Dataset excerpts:
---------------

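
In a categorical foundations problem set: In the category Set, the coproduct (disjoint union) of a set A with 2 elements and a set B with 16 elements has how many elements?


In Set, the coproduct A + B is the disjoint union.
|A + B| = |A| + |B| = 2 + 16 = 18

18


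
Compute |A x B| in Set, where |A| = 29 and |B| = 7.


In Set, the product A x B is the Cartesian product.
By the universal property, |A x B| = |A| * |B|.
|A x B| = 29 * 7 = 203

203


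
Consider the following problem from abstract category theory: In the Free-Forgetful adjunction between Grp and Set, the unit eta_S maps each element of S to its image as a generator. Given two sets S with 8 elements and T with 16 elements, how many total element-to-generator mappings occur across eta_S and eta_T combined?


The unit eta_X: X -> U(F(X)) of the Free-Forgetful adjunction
maps each element of X to a generator of F(X). For X = S + T (disjoint
union in Set), |S + T| = |S| + |T|.
Total mappings = 8 + 16 = 24.

24


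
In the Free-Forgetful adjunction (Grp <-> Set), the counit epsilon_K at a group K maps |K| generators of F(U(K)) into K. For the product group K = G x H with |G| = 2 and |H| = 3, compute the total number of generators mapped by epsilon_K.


The counit epsilon_K: F(U(K)) -> K of the Free-Forgetful adjunction
maps |K| generators of F(U(K)) into K. For K = G x H (the product group),
|G x H| = |G| * |H|.
Total generators mapped = 2 * 3 = 6.

6


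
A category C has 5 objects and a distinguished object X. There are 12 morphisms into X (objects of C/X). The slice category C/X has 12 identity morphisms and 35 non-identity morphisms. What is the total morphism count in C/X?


In the slice category C/X, objects are morphisms to X.
Identity morphisms: 12 (one per object of C/X).
Non-identity morphisms: 35.
Total = 12 + 35 = 47

47


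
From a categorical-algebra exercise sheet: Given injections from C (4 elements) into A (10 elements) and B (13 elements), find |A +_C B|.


The pushout A +_C B identifies the images of C in A and B.
|A +_C B| = |A| + |B| - |C| (for injections).
= 10 + 13 - 4 = 19

19


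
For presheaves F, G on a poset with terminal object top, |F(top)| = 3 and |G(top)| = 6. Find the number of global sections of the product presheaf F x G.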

---------------

- [WORK TASK]
Could each line above be retyped exactly?

- [EXERCISE OUTPUT]
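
In a categorical foundations problem set: In the category Set, the coproduct (disjoint union) of a set A with 2 elements and a set B with 16 elements has how many elements?


In Set, the coproduct A + B is the disjoint union.
|A + B| = |A| + |B| = 2 + 16 = 18

18


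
Compute |A x B| in Set, where |A| = 29 and |B| = 7.


In Set, the product A x B is the Cartesian product.
By the universal property, |A x B| = |A| * |B|.
|A x B| = 29 * 7 = 203

203


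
Consider the following problem from abstract category theory: In the Free-Forgetful adjunction between Grp and Set, the unit eta_S maps each element of S to its image as a generator. Given two sets S with 8 elements and T with 16 elements, how many total element-to-generator mappings occur across eta_S and eta_T combined?


The unit eta_X: X -> U(F(X)) of the Free-Forgetful adjunction
maps each element of X to a generator of F(X). For X = S + T (disjoint
union in Set), |S + T| = |S| + |T|.
Total mappings = 8 + 16 = 24.

24


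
In the Free-Forgetful adjunction (Grp <-> Set), the counit epsilon_K at a group K maps |K| generators of F(U(K)) into K. For the product group K = G x H with |G| = 2 and |H| = 3, compute the total number of generators mapped by epsilon_K.


The counit epsilon_K: F(U(K)) -> K of the Free-Forgetful adjunction
maps |K| generators of F(U(K)) into K. For K = G x H (the product group),
|G x H| = |G| * |H|.
Total generators mapped = 2 * 3 = 6.

6


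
A category C has 5 objects and a distinguished object X. There are 12 morphisms into X (objects of C/X). The slice category C/X has 12 identity morphisms and 35 non-identity morphisms. What is the total morphism count in C/X?


In the slice category C/X, objects are morphisms to X.
Identity morphisms: 12 (one per object of C/X).
Non-identity morphisms: 35.
Total = 12 + 35 = 47

47


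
From a categorical-algebra exercise sheet: Given injections from C (4 elements) into A (10 elements) and B (13 elements), find |A +_C B|.


The pushout A +_C B identifies the images of C in A and B.
|A +_C B| = |A| + |B| - |C| (for injections).
= 10 + 13 - 4 = 19

19


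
For presheaves F, G on a poset with terminal object top, |F(top)| = 3 and |G(top)| = 6. Find the number of global sections of the product presheaf F x G.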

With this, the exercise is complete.